(Saved data entries)
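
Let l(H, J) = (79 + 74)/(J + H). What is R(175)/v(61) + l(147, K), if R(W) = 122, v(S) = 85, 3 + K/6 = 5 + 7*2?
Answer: 4739/2295 ≈ 2.0649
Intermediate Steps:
K = 96 (K = -18 + 6*(5 + 7*2) = -18 + 6*(5 + 14) = -18 + 6*19 = -18 + 114 = 96)
l(H, J) = 153/(H + J)
R(175)/v(61) + l(147, K) = 122/85 + 153/(147 + 96) = 122*(1/85) + 153/243 = 122/85 + 153*(1/243) = 122/85 + 17/27 = 4739/2295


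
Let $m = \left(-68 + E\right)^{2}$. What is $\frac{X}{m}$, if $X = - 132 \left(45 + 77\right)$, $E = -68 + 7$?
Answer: $- \frac{5368}{5547} \approx -0.96773$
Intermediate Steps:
$E = -61$
$X = -16104$ ($X = \left(-132\right) 122 = -16104$)
$m = 16641$ ($m = \left(-68 - 61\right)^{2} = \left(-129\right)^{2} = 16641$)
$\frac{X}{m} = - \frac{16104}{16641} = \left(-16104\right) \frac{1}{16641} = - \frac{5368}{5547}$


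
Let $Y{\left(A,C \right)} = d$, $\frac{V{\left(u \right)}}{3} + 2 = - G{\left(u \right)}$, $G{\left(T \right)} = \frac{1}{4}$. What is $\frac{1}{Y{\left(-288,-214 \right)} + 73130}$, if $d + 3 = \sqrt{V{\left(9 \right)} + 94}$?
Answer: $\frac{292508}{21390232167} - \frac{2 \sqrt{349}}{21390232167} \approx 1.3673 \cdot 10^{-5}$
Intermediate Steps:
$G{\left(T \right)} = \frac{1}{4}$
$V{\left(u \right)} = - \frac{27}{4}$ ($V{\left(u \right)} = -6 + 3 \left(\left(-1\right) \frac{1}{4}\right) = -6 + 3 \left(- \frac{1}{4}\right) = -6 - \frac{3}{4} = - \frac{27}{4}$)
$d = -3 + \frac{\sqrt{349}}{2}$ ($d = -3 + \sqrt{- \frac{27}{4} + 94} = -3 + \sqrt{\frac{349}{4}} = -3 + \frac{\sqrt{349}}{2} \approx 6.3408$)
$Y{\left(A,C \right)} = -3 + \frac{\sqrt{349}}{2}$
$\frac{1}{Y{\left(-288,-214 \right)} + 73130} = \frac{1}{\left(-3 + \frac{\sqrt{349}}{2}\right) + 73130} = \frac{1}{73127 + \frac{\sqrt{349}}{2}}$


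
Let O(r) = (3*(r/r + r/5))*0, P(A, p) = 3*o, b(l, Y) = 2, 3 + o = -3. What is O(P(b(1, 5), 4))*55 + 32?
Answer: 32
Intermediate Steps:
o = -6 (o = -3 - 3 = -6)
P(A, p) = -18 (P(A, p) = 3*(-6) = -18)
O(r) = 0 (O(r) = (3*(1 + r*(⅕)))*0 = (3*(1 + r/5))*0 = (3 + 3*r/5)*0 = 0)
O(P(b(1, 5), 4))*55 + 32 = 0*55 + 32 = 0 + 32 = 32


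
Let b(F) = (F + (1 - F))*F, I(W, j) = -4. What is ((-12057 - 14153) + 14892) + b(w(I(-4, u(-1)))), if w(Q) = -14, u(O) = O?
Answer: -11332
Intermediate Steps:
b(F) = F (b(F) = 1*F = F)
((-12057 - 14153) + 14892) + b(w(I(-4, u(-1)))) = ((-12057 - 14153) + 14892) - 14 = (-26210 + 14892) - 14 = -11318 - 14 = -11332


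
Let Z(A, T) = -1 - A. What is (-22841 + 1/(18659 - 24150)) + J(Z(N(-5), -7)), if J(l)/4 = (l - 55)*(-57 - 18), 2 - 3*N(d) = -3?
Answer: -30425632/5491 ≈ -5541.0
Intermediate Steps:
N(d) = 5/3 (N(d) = 2/3 - 1/3*(-3) = 2/3 + 1 = 5/3)
J(l) = 16500 - 300*l (J(l) = 4*((l - 55)*(-57 - 18)) = 4*((-55 + l)*(-75)) = 4*(4125 - 75*l) = 16500 - 300*l)
(-22841 + 1/(18659 - 24150)) + J(Z(N(-5), -7)) = (-22841 + 1/(18659 - 24150)) + (16500 - 300*(-1 - 1*5/3)) = (-22841 + 1/(-5491)) + (16500 - 300*(-1 - 5/3)) = (-22841 - 1/5491) + (16500 - 300*(-8/3)) = -125419932/5491 + (16500 + 800) = -125419932/5491 + 17300 = -30425632/5491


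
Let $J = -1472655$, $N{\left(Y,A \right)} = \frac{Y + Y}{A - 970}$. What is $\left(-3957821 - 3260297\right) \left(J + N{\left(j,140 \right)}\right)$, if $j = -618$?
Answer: $\frac{4411361527968426}{415} \approx 1.063 \cdot 10^{13}$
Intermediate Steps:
$N{\left(Y,A \right)} = \frac{2 Y}{-970 + A}$
$\left(-3957821 - 3260297\right) \left(J + N{\left(j,140 \right)}\right) = \left(-3957821 - 3260297\right) \left(-1472655 + 2 \left(-618\right) \frac{1}{-970 + 140}\right) = - 7218118 \left(-1472655 + 2 \left(-618\right) \frac{1}{-830}\right) = - 7218118 \left(-1472655 + 2 \left(-618\right) \left(- \frac{1}{830}\right)\right) = - 7218118 \left(-1472655 + \frac{618}{415}\right) = \left(-7218118\right) \left(- \frac{611151207}{415}\right) = \frac{4411361527968426}{415}$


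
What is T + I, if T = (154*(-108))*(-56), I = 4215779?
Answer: 5147171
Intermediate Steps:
T = 931392 (T = -16632*(-56) = 931392)
T + I = 931392 + 4215779 = 5147171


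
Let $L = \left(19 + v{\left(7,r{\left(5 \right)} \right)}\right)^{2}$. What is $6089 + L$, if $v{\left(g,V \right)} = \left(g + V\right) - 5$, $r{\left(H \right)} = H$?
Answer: $6765$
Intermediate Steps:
$v{\left(g,V \right)} = -5 + V + g$ ($v{\left(g,V \right)} = \left(V + g\right) - 5 = -5 + V + g$)
$L = 676$ ($L = \left(19 + \left(-5 + 5 + 7\right)\right)^{2} = \left(19 + 7\right)^{2} = 26^{2} = 676$)
$6089 + L = 6089 + 676 = 6765$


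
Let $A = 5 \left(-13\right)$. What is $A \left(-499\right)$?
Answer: $32435$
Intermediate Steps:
$A = -65$
$A \left(-499\right) = \left(-65\right) \left(-499\right) = 32435$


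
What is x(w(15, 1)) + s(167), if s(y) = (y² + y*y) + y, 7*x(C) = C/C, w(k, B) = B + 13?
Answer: 391616/7 ≈ 55945.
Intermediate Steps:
w(k, B) = 13 + B
x(C) = ⅐ (x(C) = (C/C)/7 = (⅐)*1 = ⅐)
s(y) = y + 2*y² (s(y) = (y² + y²) + y = 2*y² + y = y + 2*y²)
x(w(15, 1)) + s(167) = ⅐ + 167*(1 + 2*167) = ⅐ + 167*(1 + 334) = ⅐ + 167*335 = ⅐ + 55945 = 391616/7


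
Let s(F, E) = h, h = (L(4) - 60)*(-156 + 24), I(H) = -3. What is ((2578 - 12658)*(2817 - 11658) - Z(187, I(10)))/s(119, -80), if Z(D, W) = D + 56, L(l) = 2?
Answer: 29705679/2552 ≈ 11640.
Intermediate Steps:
Z(D, W) = 56 + D
h = 7656 (h = (2 - 60)*(-156 + 24) = -58*(-132) = 7656)
s(F, E) = 7656
((2578 - 12658)*(2817 - 11658) - Z(187, I(10)))/s(119, -80) = ((2578 - 12658)*(2817 - 11658) - (56 + 187))/7656 = (-10080*(-8841) - 1*243)*(1/7656) = (89117280 - 243)*(1/7656) = 89117037*(1/7656) = 29705679/2552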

● PROBLEM STATEMENT
Set down the records again verbatim, so that each word stays as it is.

● TASK ANSWER
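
Let l(H, J) = (79 + 74)/(J + H). What is R(175)/v(61) + l(147, K), if R(W) = 122, v(S) = 85, 3 + K/6 = 5 + 7*2?
Answer: 4739/2295 ≈ 2.0649
Intermediate Steps:
K = 96 (K = -18 + 6*(5 + 7*2) = -18 + 6*(5 + 14) = -18 + 6*19 = -18 + 114 = 96)
l(H, J) = 153/(H + J)
R(175)/v(61) + l(147, K) = 122/85 + 153/(147 + 96) = 122*(1/85) + 153/243 = 122/85 + 153*(1/243) = 122/85 + 17/27 = 4739/2295


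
Let $m = \left(-68 + E\right)^{2}$. What is $\frac{X}{m}$, if $X = - 132 \left(45 + 77\right)$, $E = -68 + 7$?
Answer: $- \frac{5368}{5547} \approx -0.96773$
Intermediate Steps:
$E = -61$
$X = -16104$ ($X = \left(-132\right) 122 = -16104$)
$m = 16641$ ($m = \left(-68 - 61\right)^{2} = \left(-129\right)^{2} = 16641$)
$\frac{X}{m} = - \frac{16104}{16641} = \left(-16104\right) \frac{1}{16641} = - \frac{5368}{5547}$


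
Let $Y{\left(A,C \right)} = d$, $\frac{V{\left(u \right)}}{3} + 2 = - G{\left(u \right)}$, $G{\left(T \right)} = \frac{1}{4}$. What is $\frac{1}{Y{\left(-288,-214 \right)} + 73130}$, if $d + 3 = \sqrt{V{\left(9 \right)} + 94}$?
Answer: $\frac{292508}{21390232167} - \frac{2 \sqrt{349}}{21390232167} \approx 1.3673 \cdot 10^{-5}$
Intermediate Steps:
$G{\left(T \right)} = \frac{1}{4}$
$V{\left(u \right)} = - \frac{27}{4}$ ($V{\left(u \right)} = -6 + 3 \left(\left(-1\right) \frac{1}{4}\right) = -6 + 3 \left(- \frac{1}{4}\right) = -6 - \frac{3}{4} = - \frac{27}{4}$)
$d = -3 + \frac{\sqrt{349}}{2}$ ($d = -3 + \sqrt{- \frac{27}{4} + 94} = -3 + \sqrt{\frac{349}{4}} = -3 + \frac{\sqrt{349}}{2} \approx 6.3408$)
$Y{\left(A,C \right)} = -3 + \frac{\sqrt{349}}{2}$
$\frac{1}{Y{\left(-288,-214 \right)} + 73130} = \frac{1}{\left(-3 + \frac{\sqrt{349}}{2}\right) + 73130} = \frac{1}{73127 + \frac{\sqrt{349}}{2}}$


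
Let O(r) = (3*(r/r + r/5))*0, P(A, p) = 3*o, b(l, Y) = 2, 3 + o = -3. What is O(P(b(1, 5), 4))*55 + 32?
Answer: 32
Intermediate Steps:
o = -6 (o = -3 - 3 = -6)
P(A, p) = -18 (P(A, p) = 3*(-6) = -18)
O(r) = 0 (O(r) = (3*(1 + r*(⅕)))*0 = (3*(1 + r/5))*0 = (3 + 3*r/5)*0 = 0)
O(P(b(1, 5), 4))*55 + 32 = 0*55 + 32 = 0 + 32 = 32


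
Let b(F) = (F + (1 - F))*F, I(W, j) = -4. What is ((-12057 - 14153) + 14892) + b(w(I(-4, u(-1)))), if w(Q) = -14, u(O) = O?
Answer: -11332
Intermediate Steps:
b(F) = F (b(F) = 1*F = F)
((-12057 - 14153) + 14892) + b(w(I(-4, u(-1)))) = ((-12057 - 14153) + 14892) - 14 = (-26210 + 14892) - 14 = -11318 - 14 = -11332


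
Let Z(A, T) = -1 - A. What is (-22841 + 1/(18659 - 24150)) + J(Z(N(-5), -7)), if J(l)/4 = (l - 55)*(-57 - 18), 2 - 3*N(d) = -3?
Answer: -30425632/5491 ≈ -5541.0
Intermediate Steps:
N(d) = 5/3 (N(d) = 2/3 - 1/3*(-3) = 2/3 + 1 = 5/3)
J(l) = 16500 - 300*l (J(l) = 4*((l - 55)*(-57 - 18)) = 4*((-55 + l)*(-75)) = 4*(4125 - 75*l) = 16500 - 300*l)
(-22841 + 1/(18659 - 24150)) + J(Z(N(-5), -7)) = (-22841 + 1/(18659 - 24150)) + (16500 - 300*(-1 - 1*5/3)) = (-22841 + 1/(-5491)) + (16500 - 300*(-1 - 5/3)) = (-22841 - 1/5491) + (16500 - 300*(-8/3)) = -125419932/5491 + (16500 + 800) = -125419932/5491 + 17300 = -30425632/5491


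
Let $J = -1472655$, $N{\left(Y,A \right)} = \frac{Y + Y}{A - 970}$. What is $\left(-3957821 - 3260297\right) \left(J + N{\left(j,140 \right)}\right)$, if $j = -618$?
Answer: $\frac{4411361527968426}{415} \approx 1.063 \cdot 10^{13}$
Intermediate Steps:
$N{\left(Y,A \right)} = \frac{2 Y}{-970 + A}$
$\left(-3957821 - 3260297\right) \left(J + N{\left(j,140 \right)}\right) = \left(-3957821 - 3260297\right) \left(-1472655 + 2 \left(-618\right) \frac{1}{-970 + 140}\right) = - 7218118 \left(-1472655 + 2 \left(-618\right) \frac{1}{-830}\right) = - 7218118 \left(-1472655 + 2 \left(-618\right) \left(- \frac{1}{830}\right)\right) = - 7218118 \left(-1472655 + \frac{618}{415}\right) = \left(-7218118\right) \left(- \frac{611151207}{415}\right) = \frac{4411361527968426}{415}$


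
What is T + I, if T = (154*(-108))*(-56), I = 4215779?
Answer: 5147171
Intermediate Steps:
T = 931392 (T = -16632*(-56) = 931392)
T + I = 931392 + 4215779 = 5147171


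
Let $L = \left(19 + v{\left(7,r{\left(5 \right)} \right)}\right)^{2}$. What is $6089 + L$, if $v{\left(g,V \right)} = \left(g + V\right) - 5$, $r{\left(H \right)} = H$?
Answer: $6765$
Intermediate Steps:
$v{\left(g,V \right)} = -5 + V + g$ ($v{\left(g,V \right)} = \left(V + g\right) - 5 = -5 + V + g$)
$L = 676$ ($L = \left(19 + \left(-5 + 5 + 7\right)\right)^{2} = \left(19 + 7\right)^{2} = 26^{2} = 676$)
$6089 + L = 6089 + 676 = 6765$


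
Let $A = 5 \left(-13\right)$. What is $A \left(-499\right)$?
Answer: $32435$
Intermediate Steps:
$A = -65$
$A \left(-499\right) = \left(-65\right) \left(-499\right) = 32435$


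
What is x(w(15, 1)) + s(167), if s(y) = (y² + y*y) + y, 7*x(C) = C/C, w(k, B) = B + 13?
Answer: 391616/7 ≈ 55945.
Intermediate Steps:
w(k, B) = 13 + B
x(C) = ⅐ (x(C) = (C/C)/7 = (⅐)*1 = ⅐)
s(y) = y + 2*y² (s(y) = (y² + y²) + y = 2*y² + y = y + 2*y²)
x(w(15, 1)) + s(167) = ⅐ + 167*(1 + 2*167) = ⅐ + 167*(1 + 334) = ⅐ + 167*335 = ⅐ + 55945 = 391616/7


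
Let s(F, E) = h, h = (L(4) - 60)*(-156 + 24), I(H) = -3. What is ((2578 - 12658)*(2817 - 11658) - Z(187, I(10)))/s(119, -80), if Z(D, W) = D + 56, L(l) = 2?
Answer: 29705679/2552 ≈ 11640.
Intermediate Steps:
Z(D, W) = 56 + D
h = 7656 (h = (2 - 60)*(-156 + 24) = -58*(-132) = 7656)
s(F, E) = 7656
((2578 - 12658)*(2817 - 11658) - Z(187, I(10)))/s(119, -80) = ((2578 - 12658)*(2817 - 11658) - (56 + 187))/7656 = (-10080*(-8841) - 1*243)*(1/7656) = (89117280 - 243)*(1/7656) = 89117037*(1/7656) = 29705679/2552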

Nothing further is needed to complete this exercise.